Start of DATASET CONTENT
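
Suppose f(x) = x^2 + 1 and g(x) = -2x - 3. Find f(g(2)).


g(2) = -7
f(-7) = 1*(-7)^2 + 1 = 50

50


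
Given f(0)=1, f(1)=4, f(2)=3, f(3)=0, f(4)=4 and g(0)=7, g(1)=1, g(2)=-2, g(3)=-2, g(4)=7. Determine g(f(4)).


f(4) = 4
g(4) = 7

7


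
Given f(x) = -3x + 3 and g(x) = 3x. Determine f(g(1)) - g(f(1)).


f(g(1)) = -6
g(f(1)) = 0
Difference = -6

-6


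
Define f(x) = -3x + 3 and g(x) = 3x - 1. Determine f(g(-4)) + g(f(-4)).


f(g(-4)) = 42
g(f(-4)) = 44
Sum = 86

86


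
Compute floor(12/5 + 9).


12/5 = 2.4
2.4 + 9 = 11.4
floor(11.4) = 11

11


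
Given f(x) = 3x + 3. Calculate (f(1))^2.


f(1) = 6
(6)^2 = 36

36


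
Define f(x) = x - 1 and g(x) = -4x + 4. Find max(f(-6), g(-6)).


28


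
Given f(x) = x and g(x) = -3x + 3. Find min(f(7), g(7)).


f(7) = 7
g(7) = -18
min = -18

-18


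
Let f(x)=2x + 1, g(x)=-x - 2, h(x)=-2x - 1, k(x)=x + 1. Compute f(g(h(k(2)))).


11


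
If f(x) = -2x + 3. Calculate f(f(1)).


f(1) = 1
f(1) = 1

1


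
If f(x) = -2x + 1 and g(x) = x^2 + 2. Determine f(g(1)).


g(1) = 3
f(3) = -5

-5


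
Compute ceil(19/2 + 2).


12


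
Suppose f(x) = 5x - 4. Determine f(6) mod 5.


f(6) = 26
26 mod 5 = 1

1


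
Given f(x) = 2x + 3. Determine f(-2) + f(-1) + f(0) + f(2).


10


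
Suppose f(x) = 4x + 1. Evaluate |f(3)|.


f(3) = 13
|13| = 13

13


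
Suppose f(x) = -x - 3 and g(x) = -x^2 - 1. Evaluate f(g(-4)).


14


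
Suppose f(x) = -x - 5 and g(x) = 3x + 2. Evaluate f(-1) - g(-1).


-3


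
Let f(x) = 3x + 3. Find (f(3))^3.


f(3) = 12
(12)^3 = 1728

1728


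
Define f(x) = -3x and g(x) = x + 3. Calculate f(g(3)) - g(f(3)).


f(g(3)) = -18
g(f(3)) = -6
Difference = -12

-12


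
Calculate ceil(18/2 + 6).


18/2 = 9
9 + 6 = 15
ceil(15) = 15

15


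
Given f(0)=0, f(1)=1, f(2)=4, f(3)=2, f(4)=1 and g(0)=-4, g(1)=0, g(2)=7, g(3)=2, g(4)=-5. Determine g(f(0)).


f(0) = 0
g(0) = -4

-4


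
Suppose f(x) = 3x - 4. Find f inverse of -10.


Solve 3x - 4 = -10
x = (-10 + 4) / 3 = -2

-2


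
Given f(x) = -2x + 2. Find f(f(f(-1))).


f(-1) = 4
f(4) = -6
f(-6) = 14

14


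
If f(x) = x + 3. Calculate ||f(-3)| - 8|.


f(-3) = 0
|0| = 0
|0 - 8| = 8

8


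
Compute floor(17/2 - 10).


17/2 = 8.5
8.5 - 10 = -1.5
floor(-1.5) = -2

-2


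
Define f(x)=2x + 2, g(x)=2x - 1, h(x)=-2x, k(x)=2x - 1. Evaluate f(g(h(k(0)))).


k(0) = -1
h(-1) = 2
g(2) = 3
f(3) = 8

8


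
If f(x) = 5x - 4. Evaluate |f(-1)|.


f(-1) = -9
|-9| = 9

9


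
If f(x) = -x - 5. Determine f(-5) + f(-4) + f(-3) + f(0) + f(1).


f(-5) = 0
f(-4) = -1
f(-3) = -2
f(0) = -5
f(1) = -6
Sum = -14

-14


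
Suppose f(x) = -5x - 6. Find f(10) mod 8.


f(10) = -56
-56 mod 8 = 0

0


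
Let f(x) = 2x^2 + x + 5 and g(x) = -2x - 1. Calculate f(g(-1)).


g(-1) = 1
f(1) = 2*(1)^2 + 1*(1) + 5 = 8

8


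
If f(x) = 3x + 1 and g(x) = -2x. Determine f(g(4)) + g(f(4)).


f(g(4)) = -23
g(f(4)) = -26
Sum = -49

-49


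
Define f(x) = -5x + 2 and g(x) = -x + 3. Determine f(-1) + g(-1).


f(-1) = 7
g(-1) = 4
Sum = 11

11


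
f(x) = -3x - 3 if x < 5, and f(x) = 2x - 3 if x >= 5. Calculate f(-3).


-3 satisfies x < 5
f(-3) = 6

6


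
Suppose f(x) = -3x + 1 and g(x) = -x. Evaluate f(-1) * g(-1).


f(-1) = 4
g(-1) = 1
Product = 4

4


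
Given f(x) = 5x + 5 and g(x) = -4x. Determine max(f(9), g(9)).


50


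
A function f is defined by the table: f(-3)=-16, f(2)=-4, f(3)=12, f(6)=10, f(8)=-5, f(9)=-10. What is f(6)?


Reading from the table at x = 6

10


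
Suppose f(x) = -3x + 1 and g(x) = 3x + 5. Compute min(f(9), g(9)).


f(9) = -26
g(9) = 32
min = -26

-26


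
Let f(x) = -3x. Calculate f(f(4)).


36


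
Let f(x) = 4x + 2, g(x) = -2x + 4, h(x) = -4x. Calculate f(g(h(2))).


h(2) = -8
g(-8) = 20
f(20) = 82

82


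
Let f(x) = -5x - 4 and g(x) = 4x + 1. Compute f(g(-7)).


g(-7) = -27
f(-27) = 131

131


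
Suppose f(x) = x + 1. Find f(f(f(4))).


f(4) = 5
f(5) = 6
f(6) = 7

7


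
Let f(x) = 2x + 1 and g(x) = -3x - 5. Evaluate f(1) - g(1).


f(1) = 3
g(1) = -8
Difference = 11

11


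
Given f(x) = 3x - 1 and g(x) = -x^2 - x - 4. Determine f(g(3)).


g(3) = -16
f(-16) = -49

-49


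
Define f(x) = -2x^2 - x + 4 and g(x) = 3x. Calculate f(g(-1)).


g(-1) = -3
f(-3) = (-2)*(-3)^2 - 1*(-3) + 4 = -11

-11


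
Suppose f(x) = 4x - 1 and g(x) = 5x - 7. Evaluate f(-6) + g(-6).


f(-6) = -25
g(-6) = -37
Sum = -62

-62


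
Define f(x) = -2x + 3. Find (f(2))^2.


f(2) = -1
(-1)^2 = 1

1


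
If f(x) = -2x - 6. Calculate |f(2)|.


f(2) = -10
|-10| = 10

10


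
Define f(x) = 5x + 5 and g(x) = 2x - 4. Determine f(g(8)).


g(8) = 12
f(12) = 65

65


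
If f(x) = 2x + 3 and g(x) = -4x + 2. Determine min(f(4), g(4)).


f(4) = 11
g(4) = -14
min = -14

-14


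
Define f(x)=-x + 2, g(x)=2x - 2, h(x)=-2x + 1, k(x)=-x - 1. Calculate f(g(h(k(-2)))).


k(-2) = 1
h(1) = -1
g(-1) = -4
f(-4) = 6

6


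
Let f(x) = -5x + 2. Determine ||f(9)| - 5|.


f(9) = -43
|-43| = 43
|43 - 5| = 38

38


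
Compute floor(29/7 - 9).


29/7 = 4.1429
4.1429 - 9 = -4.8571
floor(-4.8571) = -5

-5


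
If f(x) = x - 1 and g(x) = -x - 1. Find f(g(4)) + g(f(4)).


f(g(4)) = -6
g(f(4)) = -4
Sum = -10

-10


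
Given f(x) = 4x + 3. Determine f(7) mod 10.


f(7) = 31
31 mod 10 = 1

1


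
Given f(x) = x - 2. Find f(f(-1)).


f(-1) = -3
f(-3) = -5

-5


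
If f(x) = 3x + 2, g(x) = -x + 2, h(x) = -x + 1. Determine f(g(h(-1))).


h(-1) = 2
g(2) = 0
f(0) = 2

2


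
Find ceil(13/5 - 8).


-5


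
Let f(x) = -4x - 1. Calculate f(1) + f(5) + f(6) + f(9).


f(1) = -5
f(5) = -21
f(6) = -25
f(9) = -37
Sum = -88

-88


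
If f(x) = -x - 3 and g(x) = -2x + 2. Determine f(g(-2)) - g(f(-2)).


f(g(-2)) = -9
g(f(-2)) = 4
Difference = -13

-13


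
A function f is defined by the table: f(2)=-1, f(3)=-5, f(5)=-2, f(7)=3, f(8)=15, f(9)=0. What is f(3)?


-5


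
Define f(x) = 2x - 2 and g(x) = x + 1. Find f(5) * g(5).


f(5) = 8
g(5) = 6
Product = 48

48


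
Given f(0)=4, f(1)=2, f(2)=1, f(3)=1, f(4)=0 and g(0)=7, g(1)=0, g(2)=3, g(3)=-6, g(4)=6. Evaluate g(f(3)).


f(3) = 1
g(1) = 0

0


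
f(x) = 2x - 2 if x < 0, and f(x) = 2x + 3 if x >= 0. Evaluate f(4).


4 satisfies x >= 0
f(4) = 11

11


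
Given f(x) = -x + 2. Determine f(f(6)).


f(6) = -4
f(-4) = 6

6


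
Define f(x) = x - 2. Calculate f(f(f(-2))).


f(-2) = -4
f(-4) = -6
f(-6) = -8

-8


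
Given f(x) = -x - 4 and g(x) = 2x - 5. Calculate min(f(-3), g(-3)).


f(-3) = -1
g(-3) = -11
min = -11

-11


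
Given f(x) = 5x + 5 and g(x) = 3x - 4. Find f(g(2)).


g(2) = 2
f(2) = 15

15


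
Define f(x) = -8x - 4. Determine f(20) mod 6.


f(20) = -164
-164 mod 6 = 4

4


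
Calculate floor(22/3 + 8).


22/3 = 7.3333
7.3333 + 8 = 15.3333
floor(15.3333) = 15

15


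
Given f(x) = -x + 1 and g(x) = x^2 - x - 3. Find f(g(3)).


g(3) = 3
f(3) = -2

-2


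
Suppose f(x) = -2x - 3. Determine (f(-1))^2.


f(-1) = -1
(-1)^2 = 1

1


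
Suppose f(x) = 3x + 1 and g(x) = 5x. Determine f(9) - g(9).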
End of DATASET CONTENT
EXERCISE BRIEF: Go to the line containing "Given f(x) = -x + 1" in the listing. Print it and every line through the last one, exactly and with nothing more.

WRITTEN SOLUTION:
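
Given f(x) = -x + 1 and g(x) = x^2 - x - 3. Find f(g(3)).


g(3) = 3
f(3) = -2

-2


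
Suppose f(x) = -2x - 3. Determine (f(-1))^2.


f(-1) = -1
(-1)^2 = 1

1


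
Suppose f(x) = 3x + 1 and g(x) = 5x. Determine f(9) - g(9).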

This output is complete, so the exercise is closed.